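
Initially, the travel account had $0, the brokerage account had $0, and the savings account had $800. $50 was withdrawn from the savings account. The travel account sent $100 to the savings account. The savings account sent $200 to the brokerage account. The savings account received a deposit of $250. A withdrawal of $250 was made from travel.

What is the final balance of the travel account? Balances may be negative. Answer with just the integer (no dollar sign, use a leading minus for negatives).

Answer: -350

Derivation:
Tracking account balances step by step:
Start: travel=0, brokerage=0, savings=800
Event 1 (withdraw 50 from savings): savings: 800 - 50 = 750. Balances: travel=0, brokerage=0, savings=750
Event 2 (transfer 100 travel -> savings): travel: 0 - 100 = -100, savings: 750 + 100 = 850. Balances: travel=-100, brokerage=0, savings=850
Event 3 (transfer 200 savings -> brokerage): savings: 850 - 200 = 650, brokerage: 0 + 200 = 200. Balances: travel=-100, brokerage=200, savings=650
Event 4 (deposit 250 to savings): savings: 650 + 250 = 900. Balances: travel=-100, brokerage=200, savings=900
Event 5 (withdraw 250 from travel): travel: -100 - 250 = -350. Balances: travel=-350, brokerage=200, savings=900

Final balance of travel: -350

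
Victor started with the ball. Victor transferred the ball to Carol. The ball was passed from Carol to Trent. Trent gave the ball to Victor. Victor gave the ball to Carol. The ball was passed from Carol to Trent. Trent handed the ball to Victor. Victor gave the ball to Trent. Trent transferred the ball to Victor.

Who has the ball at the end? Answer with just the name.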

Instructions for the task
Your job is to set down the whole listing a second time, exactly.

Response box
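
Initially, the travel account had $0, the brokerage account had $0, and the savings account had $800. $50 was withdrawn from the savings account. The travel account sent $100 to the savings account. The savings account sent $200 to the brokerage account. The savings account received a deposit of $250. A withdrawal of $250 was made from travel.

What is the final balance of the travel account? Balances may be negative. Answer with just the integer (no dollar sign, use a leading minus for negatives).

Answer: -350

Derivation:
Tracking account balances step by step:
Start: travel=0, brokerage=0, savings=800
Event 1 (withdraw 50 from savings): savings: 800 - 50 = 750. Balances: travel=0, brokerage=0, savings=750
Event 2 (transfer 100 travel -> savings): travel: 0 - 100 = -100, savings: 750 + 100 = 850. Balances: travel=-100, brokerage=0, savings=850
Event 3 (transfer 200 savings -> brokerage): savings: 850 - 200 = 650, brokerage: 0 + 200 = 200. Balances: travel=-100, brokerage=200, savings=650
Event 4 (deposit 250 to savings): savings: 650 + 250 = 900. Balances: travel=-100, brokerage=200, savings=900
Event 5 (withdraw 250 from travel): travel: -100 - 250 = -350. Balances: travel=-350, brokerage=200, savings=900

Final balance of travel: -350

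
Victor started with the ball. Victor transferred the ball to Carol. The ball was passed from Carol to Trent. Trent gave the ball to Victor. Victor gave the ball to Carol. The ball was passed from Carol to Trent. Trent handed the ball to Victor. Victor gave the ball to Trent. Trent transferred the ball to Victor.

Who has the ball at the end? Answer with just the name.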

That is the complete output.